== EXCERPTED DATA

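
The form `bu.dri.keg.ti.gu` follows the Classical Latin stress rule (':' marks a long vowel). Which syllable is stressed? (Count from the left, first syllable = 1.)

3

Classical Latin: stress the penult if heavy (long vowel or closed), else the antepenult.
Weights: 3 keg H, 4 ti L, 5 gu L.
The penult (syllable 4, ti) is light, so stress falls on the antepenult (syllable 3, keg).
Stress on syllable 3: bu.dri.ˈkeg.ti.gu.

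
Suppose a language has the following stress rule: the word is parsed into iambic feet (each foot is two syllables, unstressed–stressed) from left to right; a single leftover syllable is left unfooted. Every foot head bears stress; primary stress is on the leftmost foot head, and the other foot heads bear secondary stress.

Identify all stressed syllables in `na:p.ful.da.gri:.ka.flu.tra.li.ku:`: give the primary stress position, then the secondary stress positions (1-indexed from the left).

primary 2, secondary 4, 6, 8

Parse left to right into iambic (σˈσ) feet: (na:p.ˈful) (da.ˈgri:) (ka.ˈflu) (tra.ˈli) ku:. Syllable 9 is left unfooted.
Foot heads (stressed positions): 2, 4, 6, 8.
End Rule Leftmost: primary stress on the leftmost head = syllable 2.
Secondary stress on 4, 6, 8: na:p.ˈful.da.ˌgri:.ka.ˌflu.tra.ˌli.ku:.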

====

WORK TASK: Retype the lines above without alteration. The first is the one containing "Suppose a language", and the last is the final line of the data.

ANSWER BOX:
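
Suppose a language has the following stress rule: the word is parsed into iambic feet (each foot is two syllables, unstressed–stressed) from left to right; a single leftover syllable is left unfooted. Every foot head bears stress; primary stress is on the leftmost foot head, and the other foot heads bear secondary stress.

Identify all stressed syllables in `na:p.ful.da.gri:.ka.flu.tra.li.ku:`: give the primary stress position, then the secondary stress positions (1-indexed from the left).

primary 2, secondary 4, 6, 8

Parse left to right into iambic (σˈσ) feet: (na:p.ˈful) (da.ˈgri:) (ka.ˈflu) (tra.ˈli) ku:. Syllable 9 is left unfooted.
Foot heads (stressed positions): 2, 4, 6, 8.
End Rule Leftmost: primary stress on the leftmost head = syllable 2.
Secondary stress on 4, 6, 8: na:p.ˈful.da.ˌgri:.ka.ˌflu.tra.ˌli.ku:.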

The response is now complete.